■ **ENTRIES SHOWN**
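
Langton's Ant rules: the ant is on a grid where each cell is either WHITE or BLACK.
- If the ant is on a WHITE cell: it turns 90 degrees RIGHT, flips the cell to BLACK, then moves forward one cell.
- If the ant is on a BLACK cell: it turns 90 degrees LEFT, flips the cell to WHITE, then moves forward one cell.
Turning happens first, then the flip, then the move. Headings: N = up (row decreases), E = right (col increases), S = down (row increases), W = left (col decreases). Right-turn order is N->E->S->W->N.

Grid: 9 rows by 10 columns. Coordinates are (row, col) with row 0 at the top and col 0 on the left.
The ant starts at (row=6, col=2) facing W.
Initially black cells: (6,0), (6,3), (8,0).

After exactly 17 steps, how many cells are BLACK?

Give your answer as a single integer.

Step 1: on WHITE (6,2): turn R to N, flip to black, move to (5,2). |black|=4
Step 2: on WHITE (5,2): turn R to E, flip to black, move to (5,3). |black|=5
Step 3: on WHITE (5,3): turn R to S, flip to black, move to (6,3). |black|=6
Step 4: on BLACK (6,3): turn L to E, flip to white, move to (6,4). |black|=5
Step 5: on WHITE (6,4): turn R to S, flip to black, move to (7,4). |black|=6
Step 6: on WHITE (7,4): turn R to W, flip to black, move to (7,3). |black|=7
Step 7: on WHITE (7,3): turn R to N, flip to black, move to (6,3). |black|=8
Step 8: on WHITE (6,3): turn R to E, flip to black, move to (6,4). |black|=9
Step 9: on BLACK (6,4): turn L to N, flip to white, move to (5,4). |black|=8
Step 10: on WHITE (5,4): turn R to E, flip to black, move to (5,5). |black|=9
Step 11: on WHITE (5,5): turn R to S, flip to black, move to (6,5). |black|=10
Step 12: on WHITE (6,5): turn R to W, flip to black, move to (6,4). |black|=11
Step 13: on WHITE (6,4): turn R to N, flip to black, move to (5,4). |black|=12
Step 14: on BLACK (5,4): turn L to W, flip to white, move to (5,3). |black|=11
Step 15: on BLACK (5,3): turn L to S, flip to white, move to (6,3). |black|=10
Step 16: on BLACK (6,3): turn L to E, flip to white, move to (6,4). |black|=9
Step 17: on BLACK (6,4): turn L to N, flip to white, move to (5,4). |black|=8

Answer: 8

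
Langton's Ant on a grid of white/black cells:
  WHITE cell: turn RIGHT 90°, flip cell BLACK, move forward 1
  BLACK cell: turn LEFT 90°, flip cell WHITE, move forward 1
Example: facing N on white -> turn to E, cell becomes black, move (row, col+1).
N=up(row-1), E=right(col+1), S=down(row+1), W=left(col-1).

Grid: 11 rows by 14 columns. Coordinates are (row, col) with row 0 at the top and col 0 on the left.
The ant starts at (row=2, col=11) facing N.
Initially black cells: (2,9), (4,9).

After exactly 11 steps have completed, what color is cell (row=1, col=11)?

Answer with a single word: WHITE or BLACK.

Answer: BLACK

Derivation:
Step 1: on WHITE (2,11): turn R to E, flip to black, move to (2,12). |black|=3
Step 2: on WHITE (2,12): turn R to S, flip to black, move to (3,12). |black|=4
Step 3: on WHITE (3,12): turn R to W, flip to black, move to (3,11). |black|=5
Step 4: on WHITE (3,11): turn R to N, flip to black, move to (2,11). |black|=6
Step 5: on BLACK (2,11): turn L to W, flip to white, move to (2,10). |black|=5
Step 6: on WHITE (2,10): turn R to N, flip to black, move to (1,10). |black|=6
Step 7: on WHITE (1,10): turn R to E, flip to black, move to (1,11). |black|=7
Step 8: on WHITE (1,11): turn R to S, flip to black, move to (2,11). |black|=8
Step 9: on WHITE (2,11): turn R to W, flip to black, move to (2,10). |black|=9
Step 10: on BLACK (2,10): turn L to S, flip to white, move to (3,10). |black|=8
Step 11: on WHITE (3,10): turn R to W, flip to black, move to (3,9). |black|=9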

■ **WHAT THIS TASK INVOLVES**
Give back precisely the lines above that start at the line containing "- If the ant is on a WHITE" and end at the line containing "After exactly 17", inclusive. No other lines belong in the output.

■ **EXERCISE OUTPUT**
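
- If the ant is on a WHITE cell: it turns 90 degrees RIGHT, flips the cell to BLACK, then moves forward one cell.
- If the ant is on a BLACK cell: it turns 90 degrees LEFT, flips the cell to WHITE, then moves forward one cell.
Turning happens first, then the flip, then the move. Headings: N = up (row decreases), E = right (col increases), S = down (row increases), W = left (col decreases). Right-turn order is N->E->S->W->N.

Grid: 9 rows by 10 columns. Coordinates are (row, col) with row 0 at the top and col 0 on the left.
The ant starts at (row=6, col=2) facing W.
Initially black cells: (6,0), (6,3), (8,0).

After exactly 17 steps, how many cells are BLACK?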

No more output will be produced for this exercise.